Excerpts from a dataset
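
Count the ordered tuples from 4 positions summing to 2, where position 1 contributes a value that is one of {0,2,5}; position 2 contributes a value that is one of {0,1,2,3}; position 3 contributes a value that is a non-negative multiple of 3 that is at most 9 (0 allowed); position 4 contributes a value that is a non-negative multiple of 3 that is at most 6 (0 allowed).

The generating function for the choices is (1 + q^2 + q^5)·(1 + q + q^2 + q^3)·(1 + q^3 + q^6 + q^9)·(1 + q^3 + q^6); the count is [q^2].
(1 + q^2 + q^5) has coefficients 1,0,1 for degrees 0…2.
(1 + q + q^2 + q^3) has coefficients 1,1,1 for degrees 0…2.
Multiplying by (1 + q^3 + q^6 + q^9) gives running coefficients 1,1,1 for degrees 0…2.
Finally multiplying by (1 + q^3 + q^6), the product of all factors after the first has coefficients 1,1,1 for degrees 0…2.
[q^2] = 1·1 + 1·1 = 2.

2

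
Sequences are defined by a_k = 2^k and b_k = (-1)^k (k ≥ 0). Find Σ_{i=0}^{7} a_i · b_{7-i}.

Write out a_i and b_{7-i} for i = 0,…,7 and sum the products.
Σ = 1·(-1) + 2·1 + 4·(-1) + 8·1 + 16·(-1) + 32·1 + 64·(-1) + 128·1 = 85.

85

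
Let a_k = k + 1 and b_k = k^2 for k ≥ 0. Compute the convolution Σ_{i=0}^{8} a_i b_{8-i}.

Write out a_i and b_{8-i} for i = 0,…,8 and sum the products.
Σ = 1·64 + 2·49 + 3·36 + 4·25 + 5·16 + 6·9 + 7·4 + 8·1 + 9·0 = 540.

540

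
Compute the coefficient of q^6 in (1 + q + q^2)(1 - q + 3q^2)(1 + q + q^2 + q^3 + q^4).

8

(1 + q + q^2) has coefficients 1,1,1 for degrees 0…2.
(1 - q + 3q^2) has coefficients 1,-1,3,0,0,0,0 for degrees 0…6.
Finally multiplying by (1 + q + q^2 + q^3 + q^4), the product of all factors after the first has coefficients 1,0,3,3,3,2,3 for degrees 0…6.
[q^6] = 1·3 + 1·2 + 1·3 = 8.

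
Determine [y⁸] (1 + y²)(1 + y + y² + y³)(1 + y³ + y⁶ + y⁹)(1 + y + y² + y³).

11

(1 + y²) has coefficients 1,0,1 for degrees 0…2.
(1 + y + y² + y³) has coefficients 1,1,1,1,0,0,0,0,0 for degrees 0…8.
Multiplying by (1 + y³ + y⁶ + y⁹) gives running coefficients 1,1,1,2,1,1,2,1,1 for degrees 0…8.
Finally multiplying by (1 + y + y² + y³), the product of all factors after the first has coefficients 1,2,3,5,5,5,6,5,5 for degrees 0…8.
[y⁸] = 1·5 + 1·6 = 11.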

**EXERCISE DESCRIPTION:** Take the lines above from the one holding "Compute the coefficient" to the last and output them exactly.

**THE COMPLETED TASK:**
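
Compute the coefficient of q^6 in (1 + q + q^2)(1 - q + 3q^2)(1 + q + q^2 + q^3 + q^4).

8

(1 + q + q^2) has coefficients 1,1,1 for degrees 0…2.
(1 - q + 3q^2) has coefficients 1,-1,3,0,0,0,0 for degrees 0…6.
Finally multiplying by (1 + q + q^2 + q^3 + q^4), the product of all factors after the first has coefficients 1,0,3,3,3,2,3 for degrees 0…6.
[q^6] = 1·3 + 1·2 + 1·3 = 8.

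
Determine [y⁸] (1 + y²)(1 + y + y² + y³)(1 + y³ + y⁶ + y⁹)(1 + y + y² + y³).

11

(1 + y²) has coefficients 1,0,1 for degrees 0…2.
(1 + y + y² + y³) has coefficients 1,1,1,1,0,0,0,0,0 for degrees 0…8.
Multiplying by (1 + y³ + y⁶ + y⁹) gives running coefficients 1,1,1,2,1,1,2,1,1 for degrees 0…8.
Finally multiplying by (1 + y + y² + y³), the product of all factors after the first has coefficients 1,2,3,5,5,5,6,5,5 for degrees 0…8.
[y⁸] = 1·5 + 1·6 = 11.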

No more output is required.